With nothing left out, give the data back exactly.

__________________________________________________

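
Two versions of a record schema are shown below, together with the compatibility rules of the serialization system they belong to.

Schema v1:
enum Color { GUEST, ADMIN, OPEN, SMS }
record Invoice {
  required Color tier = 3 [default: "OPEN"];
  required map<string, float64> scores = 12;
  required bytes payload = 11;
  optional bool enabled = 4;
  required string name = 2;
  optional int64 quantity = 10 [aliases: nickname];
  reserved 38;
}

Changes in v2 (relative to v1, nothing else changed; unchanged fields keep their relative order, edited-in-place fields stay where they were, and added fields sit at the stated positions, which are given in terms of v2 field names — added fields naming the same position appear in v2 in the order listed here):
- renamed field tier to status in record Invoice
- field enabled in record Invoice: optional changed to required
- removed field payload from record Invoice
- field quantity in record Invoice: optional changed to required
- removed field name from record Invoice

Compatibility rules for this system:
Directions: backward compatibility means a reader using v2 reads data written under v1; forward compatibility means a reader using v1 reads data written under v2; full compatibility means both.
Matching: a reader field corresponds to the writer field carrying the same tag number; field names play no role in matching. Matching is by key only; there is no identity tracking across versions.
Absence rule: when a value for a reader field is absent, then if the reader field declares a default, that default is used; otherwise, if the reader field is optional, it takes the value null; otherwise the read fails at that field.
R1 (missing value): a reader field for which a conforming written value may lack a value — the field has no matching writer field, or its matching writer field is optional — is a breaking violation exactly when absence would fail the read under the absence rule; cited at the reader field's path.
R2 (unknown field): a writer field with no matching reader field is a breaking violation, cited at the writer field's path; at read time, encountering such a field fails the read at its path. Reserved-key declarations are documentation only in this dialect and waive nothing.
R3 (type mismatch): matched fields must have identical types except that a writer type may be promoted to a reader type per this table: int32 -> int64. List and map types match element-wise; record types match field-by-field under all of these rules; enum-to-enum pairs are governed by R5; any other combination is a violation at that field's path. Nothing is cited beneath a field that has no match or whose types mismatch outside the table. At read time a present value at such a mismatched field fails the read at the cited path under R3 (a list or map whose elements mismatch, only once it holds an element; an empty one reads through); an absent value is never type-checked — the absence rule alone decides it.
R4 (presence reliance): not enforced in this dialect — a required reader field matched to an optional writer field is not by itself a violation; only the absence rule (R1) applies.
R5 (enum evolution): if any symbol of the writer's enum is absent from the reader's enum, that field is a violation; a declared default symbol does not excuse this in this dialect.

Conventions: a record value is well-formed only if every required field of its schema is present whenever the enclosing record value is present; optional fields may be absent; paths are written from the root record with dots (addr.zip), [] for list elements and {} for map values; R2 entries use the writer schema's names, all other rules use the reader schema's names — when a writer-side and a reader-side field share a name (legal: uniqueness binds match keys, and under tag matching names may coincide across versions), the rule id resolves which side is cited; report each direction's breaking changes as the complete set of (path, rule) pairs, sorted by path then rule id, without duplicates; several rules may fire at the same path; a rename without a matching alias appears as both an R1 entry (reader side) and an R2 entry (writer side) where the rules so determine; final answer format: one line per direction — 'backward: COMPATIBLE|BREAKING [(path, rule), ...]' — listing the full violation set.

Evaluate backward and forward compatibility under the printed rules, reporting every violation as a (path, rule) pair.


in Invoice below, arrows point writer -> reader
backward for Invoice (reader v2, writer v1):
  writer required, Color -> Color: reader status maps from writer tier
  writer required, map<string, float64> -> map<string, float64>: reader scores maps from writer scores
  writer optional, bool -> bool: reader enabled maps from writer enabled
  writer optional, int64 -> int64: reader quantity maps from writer quantity
  payload (writer side), unknown to reader
  name (writer side), unknown to reader
  R1 fires at enabled
  R2 fires at name
  R2 fires at payload
  R1 fires at quantity
  => backward verdict for Invoice: BREAKING, 4 violation(s)
forward for Invoice (reader v1, writer v2):
  writer required, Color -> Color: reader tier maps from writer status
  writer required, map<string, float64> -> map<string, float64>: reader scores maps from writer scores
  payload has no writer counterpart
  writer required, bool -> bool: reader enabled maps from writer enabled
  name has no writer counterpart
  writer required, int64 -> int64: reader quantity maps from writer quantity
  R1 fires at name
  R1 fires at payload
  => forward verdict for Invoice: BREAKING, 2 violation(s)

backward: BREAKING [(enabled, R1), (name, R2), (payload, R2), (quantity, R1)]; forward: BREAKING [(name, R1), (payload, R1)]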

__________________________________________________

*RESPONSE TO THIS TASK*
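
Two versions of a record schema are shown below, together with the compatibility rules of the serialization system they belong to.

Schema v1:
enum Color { GUEST, ADMIN, OPEN, SMS }
record Invoice {
  required Color tier = 3 [default: "OPEN"];
  required map<string, float64> scores = 12;
  required bytes payload = 11;
  optional bool enabled = 4;
  required string name = 2;
  optional int64 quantity = 10 [aliases: nickname];
  reserved 38;
}

Changes in v2 (relative to v1, nothing else changed; unchanged fields keep their relative order, edited-in-place fields stay where they were, and added fields sit at the stated positions, which are given in terms of v2 field names — added fields naming the same position appear in v2 in the order listed here):
- renamed field tier to status in record Invoice
- field enabled in record Invoice: optional changed to required
- removed field payload from record Invoice
- field quantity in record Invoice: optional changed to required
- removed field name from record Invoice

Compatibility rules for this system:
Directions: backward compatibility means a reader using v2 reads data written under v1; forward compatibility means a reader using v1 reads data written under v2; full compatibility means both.
Matching: a reader field corresponds to the writer field carrying the same tag number; field names play no role in matching. Matching is by key only; there is no identity tracking across versions.
Absence rule: when a value for a reader field is absent, then if the reader field declares a default, that default is used; otherwise, if the reader field is optional, it takes the value null; otherwise the read fails at that field.
R1 (missing value): a reader field for which a conforming written value may lack a value — the field has no matching writer field, or its matching writer field is optional — is a breaking violation exactly when absence would fail the read under the absence rule; cited at the reader field's path.
R2 (unknown field): a writer field with no matching reader field is a breaking violation, cited at the writer field's path; at read time, encountering such a field fails the read at its path. Reserved-key declarations are documentation only in this dialect and waive nothing.
R3 (type mismatch): matched fields must have identical types except that a writer type may be promoted to a reader type per this table: int32 -> int64. List and map types match element-wise; record types match field-by-field under all of these rules; enum-to-enum pairs are governed by R5; any other combination is a violation at that field's path. Nothing is cited beneath a field that has no match or whose types mismatch outside the table. At read time a present value at such a mismatched field fails the read at the cited path under R3 (a list or map whose elements mismatch, only once it holds an element; an empty one reads through); an absent value is never type-checked — the absence rule alone decides it.
R4 (presence reliance): not enforced in this dialect — a required reader field matched to an optional writer field is not by itself a violation; only the absence rule (R1) applies.
R5 (enum evolution): if any symbol of the writer's enum is absent from the reader's enum, that field is a violation; a declared default symbol does not excuse this in this dialect.

Conventions: a record value is well-formed only if every required field of its schema is present whenever the enclosing record value is present; optional fields may be absent; paths are written from the root record with dots (addr.zip), [] for list elements and {} for map values; R2 entries use the writer schema's names, all other rules use the reader schema's names — when a writer-side and a reader-side field share a name (legal: uniqueness binds match keys, and under tag matching names may coincide across versions), the rule id resolves which side is cited; report each direction's breaking changes as the complete set of (path, rule) pairs, sorted by path then rule id, without duplicates; several rules may fire at the same path; a rename without a matching alias appears as both an R1 entry (reader side) and an R2 entry (writer side) where the rules so determine; final answer format: one line per direction — 'backward: COMPATIBLE|BREAKING [(path, rule), ...]' — listing the full violation set.

Evaluate backward and forward compatibility under the printed rules, reporting every violation as a (path, rule) pair.


in Invoice below, arrows point writer -> reader
backward for Invoice (reader v2, writer v1):
  writer required, Color -> Color: reader status maps from writer tier
  writer required, map<string, float64> -> map<string, float64>: reader scores maps from writer scores
  writer optional, bool -> bool: reader enabled maps from writer enabled
  writer optional, int64 -> int64: reader quantity maps from writer quantity
  payload (writer side), unknown to reader
  name (writer side), unknown to reader
  R1 fires at enabled
  R2 fires at name
  R2 fires at payload
  R1 fires at quantity
  => backward verdict for Invoice: BREAKING, 4 violation(s)
forward for Invoice (reader v1, writer v2):
  writer required, Color -> Color: reader tier maps from writer status
  writer required, map<string, float64> -> map<string, float64>: reader scores maps from writer scores
  payload has no writer counterpart
  writer required, bool -> bool: reader enabled maps from writer enabled
  name has no writer counterpart
  writer required, int64 -> int64: reader quantity maps from writer quantity
  R1 fires at name
  R1 fires at payload
  => forward verdict for Invoice: BREAKING, 2 violation(s)

backward: BREAKING [(enabled, R1), (name, R2), (payload, R2), (quantity, R1)]; forward: BREAKING [(name, R1), (payload, R1)]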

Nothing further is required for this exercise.